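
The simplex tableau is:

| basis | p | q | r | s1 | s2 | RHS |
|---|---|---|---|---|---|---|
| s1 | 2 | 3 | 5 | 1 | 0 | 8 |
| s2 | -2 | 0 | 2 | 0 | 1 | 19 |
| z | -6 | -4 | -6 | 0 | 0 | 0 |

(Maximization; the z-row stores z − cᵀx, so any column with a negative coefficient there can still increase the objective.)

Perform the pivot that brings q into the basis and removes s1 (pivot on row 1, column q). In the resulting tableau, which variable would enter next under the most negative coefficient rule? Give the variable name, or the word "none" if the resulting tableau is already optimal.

Pivot element 3. New z-row = old z-row − (-4)·(row 1/3).
Updated z-row coefficients: p: -10/3, q: 0, r: 2/3, s1: 4/3, s2: 0.
The most negative is -10/3 in column p, so p would enter next.

p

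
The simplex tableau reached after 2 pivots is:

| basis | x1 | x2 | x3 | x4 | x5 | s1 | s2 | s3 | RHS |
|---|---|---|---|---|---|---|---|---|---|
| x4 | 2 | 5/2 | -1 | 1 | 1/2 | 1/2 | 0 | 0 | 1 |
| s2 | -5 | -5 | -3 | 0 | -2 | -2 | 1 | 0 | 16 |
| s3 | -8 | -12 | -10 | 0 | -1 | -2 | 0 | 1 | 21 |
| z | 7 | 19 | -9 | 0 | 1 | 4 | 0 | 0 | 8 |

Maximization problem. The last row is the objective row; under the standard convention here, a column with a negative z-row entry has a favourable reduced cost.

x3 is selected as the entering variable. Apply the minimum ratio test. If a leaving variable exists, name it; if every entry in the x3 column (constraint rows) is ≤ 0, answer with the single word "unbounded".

unbounded

x3-column entries: row 1: -1, row 2: -3, row 3: -10. All ≤ 0, so x3 can increase without bound; the LP is unbounded in this direction.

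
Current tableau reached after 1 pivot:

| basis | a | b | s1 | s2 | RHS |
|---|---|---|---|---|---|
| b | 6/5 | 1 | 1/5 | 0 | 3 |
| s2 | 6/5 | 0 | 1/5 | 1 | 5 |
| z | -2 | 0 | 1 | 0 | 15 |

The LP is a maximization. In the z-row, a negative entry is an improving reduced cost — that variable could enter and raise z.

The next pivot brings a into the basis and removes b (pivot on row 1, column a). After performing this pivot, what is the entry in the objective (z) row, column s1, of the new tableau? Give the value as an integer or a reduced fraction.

Pivot element is row 1, column a: 6/5.
Normalize row 1: new (row 1, s1) = (1/5)/(6/5) = 1/6.
z-row ← z-row − (-2)·(new row 1): 1 − (-2)·(1/6) = 4/3.

4/3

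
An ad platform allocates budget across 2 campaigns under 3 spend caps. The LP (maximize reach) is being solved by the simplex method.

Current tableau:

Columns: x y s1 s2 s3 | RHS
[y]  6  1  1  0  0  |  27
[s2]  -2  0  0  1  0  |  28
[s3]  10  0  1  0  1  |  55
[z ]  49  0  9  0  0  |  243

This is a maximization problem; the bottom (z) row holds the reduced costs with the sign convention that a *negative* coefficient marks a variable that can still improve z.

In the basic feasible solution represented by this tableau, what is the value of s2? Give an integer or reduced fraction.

28

s2 is basic (row 2); its value is the RHS of that row: 28.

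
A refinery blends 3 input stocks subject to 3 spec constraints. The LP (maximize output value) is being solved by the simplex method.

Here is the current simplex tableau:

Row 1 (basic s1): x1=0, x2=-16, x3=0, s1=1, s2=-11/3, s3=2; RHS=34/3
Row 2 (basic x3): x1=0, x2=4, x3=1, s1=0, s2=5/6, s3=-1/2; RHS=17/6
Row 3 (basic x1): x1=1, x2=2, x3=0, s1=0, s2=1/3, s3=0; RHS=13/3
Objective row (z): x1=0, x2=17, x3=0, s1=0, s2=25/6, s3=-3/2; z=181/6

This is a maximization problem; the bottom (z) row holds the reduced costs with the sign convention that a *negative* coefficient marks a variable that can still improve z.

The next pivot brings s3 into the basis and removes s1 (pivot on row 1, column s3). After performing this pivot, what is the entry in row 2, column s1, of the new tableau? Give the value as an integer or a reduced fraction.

Pivot element is row 1, column s3: 2.
Normalize row 1: new (row 1, s1) = 1/2 = 1/2.
row 2 ← row 2 − (-1/2)·(new row 1): 0 − (-1/2)·(1/2) = 1/4.

1/4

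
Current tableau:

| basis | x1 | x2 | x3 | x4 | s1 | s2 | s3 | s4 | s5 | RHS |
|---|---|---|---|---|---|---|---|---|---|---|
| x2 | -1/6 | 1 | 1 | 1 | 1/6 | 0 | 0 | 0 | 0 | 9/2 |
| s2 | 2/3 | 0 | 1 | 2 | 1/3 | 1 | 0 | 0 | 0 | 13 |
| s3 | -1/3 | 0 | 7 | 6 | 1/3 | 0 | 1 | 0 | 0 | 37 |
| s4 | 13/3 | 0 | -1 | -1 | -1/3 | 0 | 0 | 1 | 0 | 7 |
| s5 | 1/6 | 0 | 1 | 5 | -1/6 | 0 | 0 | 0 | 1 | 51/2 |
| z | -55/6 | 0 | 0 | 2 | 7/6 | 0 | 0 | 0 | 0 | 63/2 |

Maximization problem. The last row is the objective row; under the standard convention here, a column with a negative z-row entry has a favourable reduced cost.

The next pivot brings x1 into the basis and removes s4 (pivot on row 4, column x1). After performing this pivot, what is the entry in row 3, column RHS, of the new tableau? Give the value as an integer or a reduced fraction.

488/13

Pivot element is row 4, column x1: 13/3.
Normalize row 4: new (row 4, RHS) = 7/(13/3) = 21/13.
row 3 ← row 3 − (-1/3)·(new row 4): 37 − (-1/3)·(21/13) = 488/13.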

▶ _Task_
Check each line of the data above for the word "simplex" and say how many lines have it. Give the number alone.

▶ _Solved exercise_
5